REQUIREMENT
The response must consist of the lines below from the one with "Answer: 160058/19 ≈ 8424.1" through the one with "Answer: √1512597/2 ≈ 614.94", exactly as they appear and with both ends kept.

RECORDS FOR THE EXERCISE
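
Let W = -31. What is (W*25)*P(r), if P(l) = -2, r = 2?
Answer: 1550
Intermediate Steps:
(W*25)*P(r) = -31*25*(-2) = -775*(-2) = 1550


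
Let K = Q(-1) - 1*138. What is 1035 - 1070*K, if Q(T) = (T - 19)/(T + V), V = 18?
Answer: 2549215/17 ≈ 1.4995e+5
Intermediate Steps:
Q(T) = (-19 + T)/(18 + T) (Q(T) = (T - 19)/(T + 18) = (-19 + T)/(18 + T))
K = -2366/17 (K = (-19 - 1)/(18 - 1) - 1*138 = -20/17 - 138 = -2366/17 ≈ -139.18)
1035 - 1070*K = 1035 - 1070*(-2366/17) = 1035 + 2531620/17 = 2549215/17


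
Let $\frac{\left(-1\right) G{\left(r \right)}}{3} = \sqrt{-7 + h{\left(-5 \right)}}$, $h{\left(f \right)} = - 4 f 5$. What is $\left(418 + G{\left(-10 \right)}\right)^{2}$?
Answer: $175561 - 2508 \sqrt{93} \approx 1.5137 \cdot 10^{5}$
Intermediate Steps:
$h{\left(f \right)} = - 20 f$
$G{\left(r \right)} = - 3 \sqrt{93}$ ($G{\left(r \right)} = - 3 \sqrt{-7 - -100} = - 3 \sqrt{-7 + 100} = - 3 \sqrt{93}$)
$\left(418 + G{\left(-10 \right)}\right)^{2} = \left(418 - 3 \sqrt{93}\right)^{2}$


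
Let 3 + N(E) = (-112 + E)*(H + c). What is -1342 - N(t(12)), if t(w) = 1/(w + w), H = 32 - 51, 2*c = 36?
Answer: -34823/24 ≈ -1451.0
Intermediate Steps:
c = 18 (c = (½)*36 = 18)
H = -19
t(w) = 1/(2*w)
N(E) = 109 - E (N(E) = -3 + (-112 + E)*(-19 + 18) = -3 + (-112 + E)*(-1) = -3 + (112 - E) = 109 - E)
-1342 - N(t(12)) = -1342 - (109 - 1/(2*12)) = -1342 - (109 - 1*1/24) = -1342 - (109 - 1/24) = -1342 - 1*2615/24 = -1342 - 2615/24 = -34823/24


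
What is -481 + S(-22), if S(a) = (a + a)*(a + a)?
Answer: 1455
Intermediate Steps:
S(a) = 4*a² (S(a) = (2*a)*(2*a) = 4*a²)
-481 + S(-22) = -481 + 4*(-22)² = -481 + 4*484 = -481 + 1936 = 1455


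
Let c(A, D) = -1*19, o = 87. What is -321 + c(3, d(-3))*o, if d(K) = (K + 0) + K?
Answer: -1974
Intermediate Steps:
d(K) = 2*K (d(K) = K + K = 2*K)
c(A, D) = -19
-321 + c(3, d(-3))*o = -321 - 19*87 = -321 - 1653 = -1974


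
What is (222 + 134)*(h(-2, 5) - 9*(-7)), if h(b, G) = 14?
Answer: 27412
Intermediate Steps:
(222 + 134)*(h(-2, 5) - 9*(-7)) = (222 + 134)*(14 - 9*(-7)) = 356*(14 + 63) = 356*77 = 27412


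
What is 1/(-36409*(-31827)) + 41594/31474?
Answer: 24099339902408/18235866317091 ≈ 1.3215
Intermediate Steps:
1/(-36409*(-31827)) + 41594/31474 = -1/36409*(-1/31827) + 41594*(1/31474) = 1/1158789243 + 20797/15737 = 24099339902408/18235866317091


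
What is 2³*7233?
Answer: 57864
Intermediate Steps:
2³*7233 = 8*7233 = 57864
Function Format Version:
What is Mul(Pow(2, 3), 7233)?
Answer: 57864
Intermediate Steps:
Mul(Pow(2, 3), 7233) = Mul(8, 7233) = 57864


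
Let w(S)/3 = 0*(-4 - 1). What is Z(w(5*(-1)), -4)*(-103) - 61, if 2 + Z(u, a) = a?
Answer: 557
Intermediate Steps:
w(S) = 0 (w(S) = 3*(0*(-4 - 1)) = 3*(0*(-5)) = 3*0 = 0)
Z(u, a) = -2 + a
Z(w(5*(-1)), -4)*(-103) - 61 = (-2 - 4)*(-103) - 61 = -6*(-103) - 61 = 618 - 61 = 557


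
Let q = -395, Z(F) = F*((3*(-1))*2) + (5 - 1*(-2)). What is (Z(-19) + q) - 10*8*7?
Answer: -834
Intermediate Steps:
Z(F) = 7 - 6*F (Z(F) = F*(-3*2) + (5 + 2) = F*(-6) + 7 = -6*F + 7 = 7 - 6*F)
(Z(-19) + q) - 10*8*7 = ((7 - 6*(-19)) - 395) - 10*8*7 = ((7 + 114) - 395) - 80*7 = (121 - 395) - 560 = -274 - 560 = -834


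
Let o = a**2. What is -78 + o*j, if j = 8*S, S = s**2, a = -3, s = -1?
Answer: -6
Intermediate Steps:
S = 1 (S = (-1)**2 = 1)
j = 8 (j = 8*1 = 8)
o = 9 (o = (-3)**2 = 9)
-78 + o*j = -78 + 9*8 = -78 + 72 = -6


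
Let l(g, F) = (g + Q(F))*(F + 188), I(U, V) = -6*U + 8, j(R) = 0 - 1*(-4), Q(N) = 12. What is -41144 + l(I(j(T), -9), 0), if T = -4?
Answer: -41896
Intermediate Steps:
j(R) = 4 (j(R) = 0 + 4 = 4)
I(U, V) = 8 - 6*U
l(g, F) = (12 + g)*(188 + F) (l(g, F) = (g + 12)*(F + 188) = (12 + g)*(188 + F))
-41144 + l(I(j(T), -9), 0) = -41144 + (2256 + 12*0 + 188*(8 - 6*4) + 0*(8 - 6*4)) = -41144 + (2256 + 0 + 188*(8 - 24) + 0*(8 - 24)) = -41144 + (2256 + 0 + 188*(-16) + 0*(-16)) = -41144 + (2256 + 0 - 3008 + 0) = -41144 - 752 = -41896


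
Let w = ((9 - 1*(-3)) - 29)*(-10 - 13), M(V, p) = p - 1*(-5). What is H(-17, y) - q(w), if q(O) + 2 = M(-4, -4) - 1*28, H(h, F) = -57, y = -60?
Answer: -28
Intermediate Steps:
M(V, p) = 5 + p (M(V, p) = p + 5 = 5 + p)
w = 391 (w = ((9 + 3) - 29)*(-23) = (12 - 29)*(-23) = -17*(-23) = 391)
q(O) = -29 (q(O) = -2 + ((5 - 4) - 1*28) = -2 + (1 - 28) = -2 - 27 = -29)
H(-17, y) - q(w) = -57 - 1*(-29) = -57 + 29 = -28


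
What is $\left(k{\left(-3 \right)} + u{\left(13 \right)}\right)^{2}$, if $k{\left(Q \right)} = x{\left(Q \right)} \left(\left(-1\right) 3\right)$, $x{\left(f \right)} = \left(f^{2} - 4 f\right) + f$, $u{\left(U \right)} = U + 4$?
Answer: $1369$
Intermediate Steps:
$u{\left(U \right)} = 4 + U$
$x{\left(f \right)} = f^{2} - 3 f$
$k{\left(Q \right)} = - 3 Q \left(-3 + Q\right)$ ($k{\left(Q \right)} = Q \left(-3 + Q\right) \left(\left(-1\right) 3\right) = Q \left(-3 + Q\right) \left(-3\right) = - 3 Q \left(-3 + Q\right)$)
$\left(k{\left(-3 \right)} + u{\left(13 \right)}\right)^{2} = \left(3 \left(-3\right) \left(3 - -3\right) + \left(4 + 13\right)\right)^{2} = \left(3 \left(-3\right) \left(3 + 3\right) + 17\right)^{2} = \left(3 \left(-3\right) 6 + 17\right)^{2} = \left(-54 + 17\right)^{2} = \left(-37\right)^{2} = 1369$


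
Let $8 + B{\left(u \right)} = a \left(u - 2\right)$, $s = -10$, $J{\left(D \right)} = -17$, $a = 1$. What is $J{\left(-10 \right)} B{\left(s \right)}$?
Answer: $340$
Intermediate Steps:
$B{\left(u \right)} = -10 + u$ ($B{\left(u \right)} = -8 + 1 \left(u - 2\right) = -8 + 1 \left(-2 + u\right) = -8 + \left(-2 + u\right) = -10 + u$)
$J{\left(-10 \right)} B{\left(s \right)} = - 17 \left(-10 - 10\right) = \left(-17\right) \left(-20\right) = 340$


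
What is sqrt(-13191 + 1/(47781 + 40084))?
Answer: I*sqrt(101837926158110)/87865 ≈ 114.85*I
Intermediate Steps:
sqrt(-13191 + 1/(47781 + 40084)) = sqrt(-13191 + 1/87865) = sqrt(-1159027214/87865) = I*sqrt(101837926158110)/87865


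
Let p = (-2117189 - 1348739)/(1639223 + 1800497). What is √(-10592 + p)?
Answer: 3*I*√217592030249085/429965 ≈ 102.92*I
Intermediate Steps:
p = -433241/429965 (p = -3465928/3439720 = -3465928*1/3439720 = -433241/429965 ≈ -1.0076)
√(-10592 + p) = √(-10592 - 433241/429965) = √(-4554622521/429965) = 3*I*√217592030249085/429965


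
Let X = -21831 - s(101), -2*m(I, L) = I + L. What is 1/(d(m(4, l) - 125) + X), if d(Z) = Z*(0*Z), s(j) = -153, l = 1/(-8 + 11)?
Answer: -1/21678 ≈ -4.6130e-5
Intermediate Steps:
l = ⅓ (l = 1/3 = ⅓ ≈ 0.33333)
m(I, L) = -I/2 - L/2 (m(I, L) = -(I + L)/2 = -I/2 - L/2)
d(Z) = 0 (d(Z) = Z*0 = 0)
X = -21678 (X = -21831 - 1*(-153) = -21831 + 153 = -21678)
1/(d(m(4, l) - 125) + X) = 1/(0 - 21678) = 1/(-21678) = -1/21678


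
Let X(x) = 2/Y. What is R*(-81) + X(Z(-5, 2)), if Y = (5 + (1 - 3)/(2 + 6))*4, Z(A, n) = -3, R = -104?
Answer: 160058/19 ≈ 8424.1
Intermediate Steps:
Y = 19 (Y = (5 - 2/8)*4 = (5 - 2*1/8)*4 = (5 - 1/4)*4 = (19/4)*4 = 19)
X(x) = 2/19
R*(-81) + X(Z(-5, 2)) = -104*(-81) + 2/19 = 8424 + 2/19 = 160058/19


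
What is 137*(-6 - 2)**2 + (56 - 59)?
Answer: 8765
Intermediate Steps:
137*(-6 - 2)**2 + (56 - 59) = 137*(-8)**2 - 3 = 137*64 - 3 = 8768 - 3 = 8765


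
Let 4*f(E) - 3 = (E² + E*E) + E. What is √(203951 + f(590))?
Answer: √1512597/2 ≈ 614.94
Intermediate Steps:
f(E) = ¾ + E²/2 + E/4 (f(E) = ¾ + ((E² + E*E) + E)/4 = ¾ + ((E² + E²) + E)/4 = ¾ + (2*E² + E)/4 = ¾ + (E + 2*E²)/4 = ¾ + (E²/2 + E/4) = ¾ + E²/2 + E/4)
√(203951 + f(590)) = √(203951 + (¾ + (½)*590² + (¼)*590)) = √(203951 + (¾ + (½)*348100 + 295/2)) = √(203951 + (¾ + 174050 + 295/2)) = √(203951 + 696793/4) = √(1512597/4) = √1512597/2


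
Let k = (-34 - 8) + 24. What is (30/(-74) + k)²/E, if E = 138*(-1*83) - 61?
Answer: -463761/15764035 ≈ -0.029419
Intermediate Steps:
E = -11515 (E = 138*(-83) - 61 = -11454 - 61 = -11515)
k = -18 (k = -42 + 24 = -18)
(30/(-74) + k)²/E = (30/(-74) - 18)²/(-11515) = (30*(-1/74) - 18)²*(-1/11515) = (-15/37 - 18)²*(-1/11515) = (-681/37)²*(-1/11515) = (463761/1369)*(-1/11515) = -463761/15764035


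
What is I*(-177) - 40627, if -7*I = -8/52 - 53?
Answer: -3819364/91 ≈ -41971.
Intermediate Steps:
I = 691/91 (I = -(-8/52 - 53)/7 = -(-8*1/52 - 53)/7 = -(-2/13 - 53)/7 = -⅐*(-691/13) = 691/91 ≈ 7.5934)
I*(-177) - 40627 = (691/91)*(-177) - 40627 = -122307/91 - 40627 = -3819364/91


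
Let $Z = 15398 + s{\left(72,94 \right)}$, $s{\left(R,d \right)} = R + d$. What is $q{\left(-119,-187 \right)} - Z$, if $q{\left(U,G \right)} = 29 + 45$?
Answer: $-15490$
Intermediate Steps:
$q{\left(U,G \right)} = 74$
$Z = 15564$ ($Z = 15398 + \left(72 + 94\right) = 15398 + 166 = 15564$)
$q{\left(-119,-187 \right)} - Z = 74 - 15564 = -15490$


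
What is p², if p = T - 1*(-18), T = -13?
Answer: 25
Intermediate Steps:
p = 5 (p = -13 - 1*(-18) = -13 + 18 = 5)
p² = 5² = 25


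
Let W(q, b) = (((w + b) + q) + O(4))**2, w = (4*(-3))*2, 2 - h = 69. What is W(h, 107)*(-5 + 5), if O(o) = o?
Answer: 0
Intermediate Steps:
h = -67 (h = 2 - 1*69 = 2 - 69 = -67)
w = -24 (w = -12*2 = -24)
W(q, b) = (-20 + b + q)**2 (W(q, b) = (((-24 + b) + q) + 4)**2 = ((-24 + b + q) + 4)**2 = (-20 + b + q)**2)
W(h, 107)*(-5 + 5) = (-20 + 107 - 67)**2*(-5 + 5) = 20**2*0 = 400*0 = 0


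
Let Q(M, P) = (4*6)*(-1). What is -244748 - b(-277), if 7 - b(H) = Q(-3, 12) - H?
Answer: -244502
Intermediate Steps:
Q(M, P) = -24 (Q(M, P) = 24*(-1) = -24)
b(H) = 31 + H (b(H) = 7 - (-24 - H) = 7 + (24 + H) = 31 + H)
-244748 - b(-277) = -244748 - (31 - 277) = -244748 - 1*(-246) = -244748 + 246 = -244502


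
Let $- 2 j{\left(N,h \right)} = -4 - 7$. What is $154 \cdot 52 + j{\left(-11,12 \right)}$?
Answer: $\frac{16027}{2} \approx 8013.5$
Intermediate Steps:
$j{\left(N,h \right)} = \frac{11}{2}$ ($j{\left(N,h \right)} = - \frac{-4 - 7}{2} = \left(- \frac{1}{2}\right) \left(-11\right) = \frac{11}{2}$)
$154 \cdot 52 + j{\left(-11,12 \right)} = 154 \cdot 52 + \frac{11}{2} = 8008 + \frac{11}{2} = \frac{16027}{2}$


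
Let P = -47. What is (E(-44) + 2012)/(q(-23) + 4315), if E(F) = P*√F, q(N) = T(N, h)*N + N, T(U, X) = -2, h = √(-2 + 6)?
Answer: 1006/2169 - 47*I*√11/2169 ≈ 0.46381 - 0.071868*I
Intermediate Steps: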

EXERCISE RESPONSE
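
Answer: 160058/19 ≈ 8424.1
Intermediate Steps:
Y = 19 (Y = (5 - 2/8)*4 = (5 - 2*1/8)*4 = (5 - 1/4)*4 = (19/4)*4 = 19)
X(x) = 2/19
R*(-81) + X(Z(-5, 2)) = -104*(-81) + 2/19 = 8424 + 2/19 = 160058/19


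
What is 137*(-6 - 2)**2 + (56 - 59)?
Answer: 8765
Intermediate Steps:
137*(-6 - 2)**2 + (56 - 59) = 137*(-8)**2 - 3 = 137*64 - 3 = 8768 - 3 = 8765


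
Let 4*f(E) - 3 = (E² + E*E) + E. What is √(203951 + f(590))?
Answer: √1512597/2 ≈ 614.94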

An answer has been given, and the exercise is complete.